## WORK ITEM
Only one stretch of the data below is wanted: the lines from the one with "Calculate the population" through the one with "280 | 13.6 |", repeated exactly.

Source records
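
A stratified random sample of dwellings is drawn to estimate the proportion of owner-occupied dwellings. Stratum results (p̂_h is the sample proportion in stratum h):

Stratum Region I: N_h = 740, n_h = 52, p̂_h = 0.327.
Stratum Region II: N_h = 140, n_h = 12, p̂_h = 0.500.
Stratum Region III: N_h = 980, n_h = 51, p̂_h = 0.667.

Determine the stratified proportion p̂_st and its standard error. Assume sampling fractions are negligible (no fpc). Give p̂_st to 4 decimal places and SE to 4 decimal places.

p̂_st ≈ 0.5192, SE ≈ 0.0452

N = 1860; stratum weights W_h = N_h/N.
p̂_st = Σ W_h p̂_h = (740·0.327 + 140·0.500 + 980·0.667)/1860 = 0.51916
V̂(p̂_st) = Σ W_h² p̂_h(1−p̂_h)/(n_h−1):
  stratum Region I: (740/1860)²·0.327·0.673/51 = 0.000683015
  stratum Region II: (140/1860)²·0.500·0.500/11 = 0.000128759
  stratum Region III: (980/1860)²·0.667·0.333/50 = 0.00123318
V̂(p̂_st) = 0.00204495; SE = √V̂ = 0.0452212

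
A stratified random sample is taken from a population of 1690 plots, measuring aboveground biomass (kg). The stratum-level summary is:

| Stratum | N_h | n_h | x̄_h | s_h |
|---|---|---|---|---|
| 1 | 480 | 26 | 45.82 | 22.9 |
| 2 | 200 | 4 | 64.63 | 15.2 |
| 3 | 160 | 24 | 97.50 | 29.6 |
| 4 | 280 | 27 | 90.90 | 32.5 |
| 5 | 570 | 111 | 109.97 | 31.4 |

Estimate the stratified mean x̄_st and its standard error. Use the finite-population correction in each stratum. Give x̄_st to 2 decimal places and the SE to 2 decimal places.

x̄_st = Σ W_h x̄_h = (480·45.82 + 200·64.63 + 160·97.50 + 280·90.90 + 570·109.97)/1690 = 82.04408
V̂(x̄_st) = Σ W_h² (1 − n_h/N_h) s_h²/n_h, with W_h = N_h/N and N = 1690:
  stratum 1: (480/1690)²·(1 − 26/480)·22.9²/26 = 1.53894
  stratum 2: (200/1690)²·(1 − 4/200)·15.2²/4 = 0.792757
  stratum 3: (160/1690)²·(1 − 24/160)·29.6²/24 = 0.278136
  stratum 4: (280/1690)²·(1 − 27/280)·32.5²/27 = 0.970305
  stratum 5: (570/1690)²·(1 − 111/570)·31.4²/111 = 0.813674
V̂(x̄_st) = 4.39381
SE(x̄_st) = √4.39381 = 2.09614

x̄_st ≈ 82.04, SE ≈ 2.10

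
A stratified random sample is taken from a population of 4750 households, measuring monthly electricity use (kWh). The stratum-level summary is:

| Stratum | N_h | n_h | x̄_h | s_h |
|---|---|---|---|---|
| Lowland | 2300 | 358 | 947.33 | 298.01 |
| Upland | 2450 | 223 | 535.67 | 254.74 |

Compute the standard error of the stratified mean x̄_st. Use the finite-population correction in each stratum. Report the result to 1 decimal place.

V̂(x̄_st) = Σ W_h² (1 − n_h/N_h) s_h²/n_h, with W_h = N_h/N and N = 4750:
  stratum Lowland: (2300/4750)²·(1 − 358/2300)·298.01²/358 = 49.1098
  stratum Upland: (2450/4750)²·(1 − 223/2450)·254.74²/223 = 70.3702
V̂(x̄_st) = 119.48
SE(x̄_st) = √119.48 = 10.9307

SE(x̄_st) ≈ 10.9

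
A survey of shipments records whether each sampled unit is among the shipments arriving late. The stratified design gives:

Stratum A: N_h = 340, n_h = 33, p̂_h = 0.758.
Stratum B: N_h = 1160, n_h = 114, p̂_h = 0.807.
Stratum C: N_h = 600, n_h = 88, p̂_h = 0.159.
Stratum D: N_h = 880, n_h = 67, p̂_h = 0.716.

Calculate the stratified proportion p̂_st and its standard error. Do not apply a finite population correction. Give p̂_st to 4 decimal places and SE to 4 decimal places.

N = 2980; stratum weights W_h = N_h/N.
p̂_st = Σ W_h p̂_h = (340·0.758 + 1160·0.807 + 600·0.159 + 880·0.716)/2980 = 0.64407
V̂(p̂_st) = Σ W_h² p̂_h(1−p̂_h)/(n_h−1):
  stratum A: (340/2980)²·0.758·0.242/32 = 7.46208e-05
  stratum B: (1160/2980)²·0.807·0.193/113 = 0.000208851
  stratum C: (600/2980)²·0.159·0.841/87 = 6.2308e-05
  stratum D: (880/2980)²·0.716·0.284/66 = 0.000268671
V̂(p̂_st) = 0.00061445; SE = √V̂ = 0.0247881

p̂_st ≈ 0.6441, SE ≈ 0.0248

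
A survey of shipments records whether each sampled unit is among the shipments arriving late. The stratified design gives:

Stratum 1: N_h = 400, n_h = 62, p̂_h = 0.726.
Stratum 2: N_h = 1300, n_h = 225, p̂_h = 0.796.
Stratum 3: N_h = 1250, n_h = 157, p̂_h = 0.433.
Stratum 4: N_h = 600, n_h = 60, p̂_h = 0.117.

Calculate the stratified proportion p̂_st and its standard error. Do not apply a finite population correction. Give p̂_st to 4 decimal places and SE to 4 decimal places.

p̂_st ≈ 0.5455, SE ≈ 0.0196

N = 3550; stratum weights W_h = N_h/N.
p̂_st = Σ W_h p̂_h = (400·0.726 + 1300·0.796 + 1250·0.433 + 600·0.117)/3550 = 0.54554
V̂(p̂_st) = Σ W_h² p̂_h(1−p̂_h)/(n_h−1):
  stratum 1: (400/3550)²·0.726·0.274/61 = 4.14019e-05
  stratum 2: (1300/3550)²·0.796·0.204/224 = 9.72132e-05
  stratum 3: (1250/3550)²·0.433·0.567/156 = 0.000195124
  stratum 4: (600/3550)²·0.117·0.883/59 = 5.00196e-05
V̂(p̂_st) = 0.000383758; SE = √V̂ = 0.0195897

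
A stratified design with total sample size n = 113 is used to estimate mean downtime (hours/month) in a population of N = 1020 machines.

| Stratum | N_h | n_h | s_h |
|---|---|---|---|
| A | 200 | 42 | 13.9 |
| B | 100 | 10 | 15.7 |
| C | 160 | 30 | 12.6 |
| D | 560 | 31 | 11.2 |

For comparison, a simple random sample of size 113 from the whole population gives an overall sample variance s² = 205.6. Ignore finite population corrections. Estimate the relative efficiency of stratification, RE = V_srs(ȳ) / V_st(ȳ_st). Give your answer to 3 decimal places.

RE ≈ 1.032

V̂(ȳ_st) = Σ W_h² s_h²/n_h, with W_h = N_h/N and N = 1020:
  stratum A: (200/1020)²·13.9²/42 = 0.176864
  stratum B: (100/1020)²·15.7²/10 = 0.236918
  stratum C: (160/1020)²·12.6²/30 = 0.130215
  stratum D: (560/1020)²·11.2²/31 = 1.21969
V_st = 1.76369
V_srs = s²/n = 205.6/113 = 1.81947
Relative efficiency = V_srs / V_st = 1.81947/1.76369 = 1.0316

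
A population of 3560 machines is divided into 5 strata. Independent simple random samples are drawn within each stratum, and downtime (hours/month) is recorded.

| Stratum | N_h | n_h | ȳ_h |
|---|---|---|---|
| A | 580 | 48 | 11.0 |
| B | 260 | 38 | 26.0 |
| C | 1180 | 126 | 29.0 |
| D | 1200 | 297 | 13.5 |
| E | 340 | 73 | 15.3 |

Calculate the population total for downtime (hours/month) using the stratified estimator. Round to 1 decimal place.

τ̂_st = Σ N_h ȳ_h = 580·11.0 + 260·26.0 + 1180·29.0 + 1200·13.5 + 340·15.3 = 68762.0

τ̂_st ≈ 68762.0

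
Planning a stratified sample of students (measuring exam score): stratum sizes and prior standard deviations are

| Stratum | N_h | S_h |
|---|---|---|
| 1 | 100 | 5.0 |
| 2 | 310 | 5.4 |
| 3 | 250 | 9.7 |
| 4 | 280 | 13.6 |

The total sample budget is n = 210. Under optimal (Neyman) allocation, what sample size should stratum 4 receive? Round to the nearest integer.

Neyman allocation: n_h = n · N_h S_h / Σ N_i S_i, with n = 210.
  stratum 1: N_h·S_h = 100·5.0 = 500.00
  stratum 2: N_h·S_h = 310·5.4 = 1674.00
  stratum 3: N_h·S_h = 250·9.7 = 2425.00
  stratum 4: N_h·S_h = 280·13.6 = 3808.00
Σ N_h S_h = 8407.00
n for stratum 4 = 210·3808.00/8407.00 = 95.121 → 95

95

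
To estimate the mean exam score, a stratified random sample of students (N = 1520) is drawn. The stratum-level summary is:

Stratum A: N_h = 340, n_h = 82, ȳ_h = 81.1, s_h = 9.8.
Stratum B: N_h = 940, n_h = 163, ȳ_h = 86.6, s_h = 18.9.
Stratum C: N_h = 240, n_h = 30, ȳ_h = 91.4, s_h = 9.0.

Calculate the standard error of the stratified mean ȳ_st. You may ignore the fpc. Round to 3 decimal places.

SE(ȳ_st) ≈ 0.982

V̂(ȳ_st) = Σ W_h² s_h²/n_h, with W_h = N_h/N and N = 1520:
  stratum A: (340/1520)²·9.8²/82 = 0.0586015
  stratum B: (940/1520)²·18.9²/163 = 0.838117
  stratum C: (240/1520)²·9.0²/30 = 0.067313
V̂(ȳ_st) = 0.964031
SE(ȳ_st) = √0.964031 = 0.981851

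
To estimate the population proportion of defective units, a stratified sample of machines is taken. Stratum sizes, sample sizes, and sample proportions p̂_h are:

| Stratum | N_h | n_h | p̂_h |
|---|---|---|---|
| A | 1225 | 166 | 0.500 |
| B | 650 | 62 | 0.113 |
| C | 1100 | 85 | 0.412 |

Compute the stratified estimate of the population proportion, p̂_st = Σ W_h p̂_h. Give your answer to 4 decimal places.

N = 2975; stratum weights W_h = N_h/N.
p̂_st = Σ W_h p̂_h = (1225·0.500 + 650·0.113 + 1100·0.412)/2975 = 0.38291

p̂_st ≈ 0.3829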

## YOUR SOLUTION
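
Calculate the population total for downtime (hours/month) using the stratified estimator. Round to 1 decimal place.

τ̂_st = Σ N_h ȳ_h = 580·11.0 + 260·26.0 + 1180·29.0 + 1200·13.5 + 340·15.3 = 68762.0

τ̂_st ≈ 68762.0

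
Planning a stratified sample of students (measuring exam score): stratum sizes and prior standard deviations are

| Stratum | N_h | S_h |
|---|---|---|
| 1 | 100 | 5.0 |
| 2 | 310 | 5.4 |
| 3 | 250 | 9.7 |
| 4 | 280 | 13.6 |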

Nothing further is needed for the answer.